[[ Given data open ]]

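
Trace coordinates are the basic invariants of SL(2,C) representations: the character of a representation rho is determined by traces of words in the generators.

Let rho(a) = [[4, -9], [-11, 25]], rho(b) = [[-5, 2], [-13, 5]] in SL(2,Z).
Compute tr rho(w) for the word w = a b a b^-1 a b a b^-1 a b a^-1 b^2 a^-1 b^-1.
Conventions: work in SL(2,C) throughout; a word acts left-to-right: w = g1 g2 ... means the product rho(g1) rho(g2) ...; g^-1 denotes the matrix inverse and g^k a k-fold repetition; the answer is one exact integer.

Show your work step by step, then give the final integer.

rho(a) = [[4, -9], [-11, 25]]
... * rho(b) = [[-5, 2], [-13, 5]]  ->  [[97, -37], [-270, 103]]
... * rho(a) = [[4, -9], [-11, 25]]  ->  [[795, -1798], [-2213, 5005]]
... * rho(b^-1) = [[5, -2], [13, -5]]  ->  [[-19399, 7400], [54000, -20599]]
... * rho(a) = [[4, -9], [-11, 25]]  ->  [[-158996, 359591], [442589, -1000975]]
... * rho(b) = [[-5, 2], [-13, 5]]  ->  [[-3879703, 1479963], [10799730, -4119697]]
... * rho(a) = [[4, -9], [-11, 25]]  ->  [[-31798405, 71916402], [88515587, -200189995]]
... * rho(b^-1) = [[5, -2], [13, -5]]  ->  [[775921201, -295985200], [-2159892000, 823918801]]
... * rho(a) = [[4, -9], [-11, 25]]  ->  [[6359522004, -14382920809], [-17702674811, 40036998025]]
... * rho(b) = [[-5, 2], [-13, 5]]  ->  [[155180360497, -59195560037], [-431967600270, 164779640503]]
... * rho(a^-1) = [[25, 9], [11, 4]]  ->  [[3228357852018, 1159841004325], [-8986613961217, -3228589840418]]
... * rho(b) = [[-5, 2], [-13, 5]]  ->  [[-31219722316315, 12255920725661], [86904737731519, -34116177124524]]
... * rho(b) = [[-5, 2], [-13, 5]]  ->  [[-3228357852018, -1159841004325], [8986613961217, 3228589840418]]
... * rho(a^-1) = [[25, 9], [11, 4]]  ->  [[-93467197348025, -33694584685462], [260179837275023, 93793885012625]]
... * rho(b^-1) = [[5, -2], [13, -5]]  ->  [[-905365587651131, 355407318123360], [2520219691539240, -989329099613171]]
tr = -905365587651131 + -989329099613171 = -1894694687264302

-1894694687264302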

[[ Given data closed ]]

◆ What this task involves ◆
Keeping each line exactly as it is, retype all of the data.

◆ Finished exercise ◆
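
Trace coordinates are the basic invariants of SL(2,C) representations: the character of a representation rho is determined by traces of words in the generators.

Let rho(a) = [[4, -9], [-11, 25]], rho(b) = [[-5, 2], [-13, 5]] in SL(2,Z).
Compute tr rho(w) for the word w = a b a b^-1 a b a b^-1 a b a^-1 b^2 a^-1 b^-1.
Conventions: work in SL(2,C) throughout; a word acts left-to-right: w = g1 g2 ... means the product rho(g1) rho(g2) ...; g^-1 denotes the matrix inverse and g^k a k-fold repetition; the answer is one exact integer.

Show your work step by step, then give the final integer.

rho(a) = [[4, -9], [-11, 25]]
... * rho(b) = [[-5, 2], [-13, 5]]  ->  [[97, -37], [-270, 103]]
... * rho(a) = [[4, -9], [-11, 25]]  ->  [[795, -1798], [-2213, 5005]]
... * rho(b^-1) = [[5, -2], [13, -5]]  ->  [[-19399, 7400], [54000, -20599]]
... * rho(a) = [[4, -9], [-11, 25]]  ->  [[-158996, 359591], [442589, -1000975]]
... * rho(b) = [[-5, 2], [-13, 5]]  ->  [[-3879703, 1479963], [10799730, -4119697]]
... * rho(a) = [[4, -9], [-11, 25]]  ->  [[-31798405, 71916402], [88515587, -200189995]]
... * rho(b^-1) = [[5, -2], [13, -5]]  ->  [[775921201, -295985200], [-2159892000, 823918801]]
... * rho(a) = [[4, -9], [-11, 25]]  ->  [[6359522004, -14382920809], [-17702674811, 40036998025]]
... * rho(b) = [[-5, 2], [-13, 5]]  ->  [[155180360497, -59195560037], [-431967600270, 164779640503]]
... * rho(a^-1) = [[25, 9], [11, 4]]  ->  [[3228357852018, 1159841004325], [-8986613961217, -3228589840418]]
... * rho(b) = [[-5, 2], [-13, 5]]  ->  [[-31219722316315, 12255920725661], [86904737731519, -34116177124524]]
... * rho(b) = [[-5, 2], [-13, 5]]  ->  [[-3228357852018, -1159841004325], [8986613961217, 3228589840418]]
... * rho(a^-1) = [[25, 9], [11, 4]]  ->  [[-93467197348025, -33694584685462], [260179837275023, 93793885012625]]
... * rho(b^-1) = [[5, -2], [13, -5]]  ->  [[-905365587651131, 355407318123360], [2520219691539240, -989329099613171]]
tr = -905365587651131 + -989329099613171 = -1894694687264302

-1894694687264302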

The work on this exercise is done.